Stored entries:

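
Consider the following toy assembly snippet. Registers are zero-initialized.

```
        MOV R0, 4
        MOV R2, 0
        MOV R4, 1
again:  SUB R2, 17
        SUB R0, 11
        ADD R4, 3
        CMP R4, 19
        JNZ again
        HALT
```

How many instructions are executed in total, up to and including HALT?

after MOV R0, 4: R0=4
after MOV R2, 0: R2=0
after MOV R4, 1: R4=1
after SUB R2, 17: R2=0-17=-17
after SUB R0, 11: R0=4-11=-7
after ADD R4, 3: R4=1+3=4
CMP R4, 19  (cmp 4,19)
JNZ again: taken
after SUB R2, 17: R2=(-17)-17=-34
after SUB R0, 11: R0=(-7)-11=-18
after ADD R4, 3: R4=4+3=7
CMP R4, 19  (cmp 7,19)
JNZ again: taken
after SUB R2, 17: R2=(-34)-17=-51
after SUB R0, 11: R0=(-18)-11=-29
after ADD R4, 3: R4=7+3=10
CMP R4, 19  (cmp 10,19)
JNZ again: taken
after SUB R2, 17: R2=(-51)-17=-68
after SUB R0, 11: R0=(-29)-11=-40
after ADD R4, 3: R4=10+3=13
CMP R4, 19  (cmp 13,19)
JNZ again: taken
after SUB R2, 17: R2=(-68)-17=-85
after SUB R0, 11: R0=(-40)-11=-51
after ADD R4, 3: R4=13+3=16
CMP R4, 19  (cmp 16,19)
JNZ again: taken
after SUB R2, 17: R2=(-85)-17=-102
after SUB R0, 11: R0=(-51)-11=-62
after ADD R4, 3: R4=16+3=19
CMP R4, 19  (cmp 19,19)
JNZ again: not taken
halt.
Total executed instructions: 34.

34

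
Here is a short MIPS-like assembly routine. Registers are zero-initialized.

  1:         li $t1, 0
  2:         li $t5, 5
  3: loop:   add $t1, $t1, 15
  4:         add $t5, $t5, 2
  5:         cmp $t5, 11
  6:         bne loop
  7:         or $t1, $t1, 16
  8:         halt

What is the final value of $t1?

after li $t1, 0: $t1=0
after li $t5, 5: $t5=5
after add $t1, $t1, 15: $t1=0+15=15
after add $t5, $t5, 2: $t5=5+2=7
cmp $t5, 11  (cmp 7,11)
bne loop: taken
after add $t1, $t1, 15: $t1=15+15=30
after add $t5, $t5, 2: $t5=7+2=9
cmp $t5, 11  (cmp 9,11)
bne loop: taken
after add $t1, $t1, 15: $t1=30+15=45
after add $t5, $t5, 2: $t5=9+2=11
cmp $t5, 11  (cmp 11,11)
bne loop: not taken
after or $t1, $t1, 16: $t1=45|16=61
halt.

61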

WHAT IS BEING ASKED: Working from the entries above, return all lines that contain "assembly".

COMPLETED EXERCISE:
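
Consider the following toy assembly snippet. Registers are zero-initialized.
Here is a short MIPS-like assembly routine. Registers are zero-initialized.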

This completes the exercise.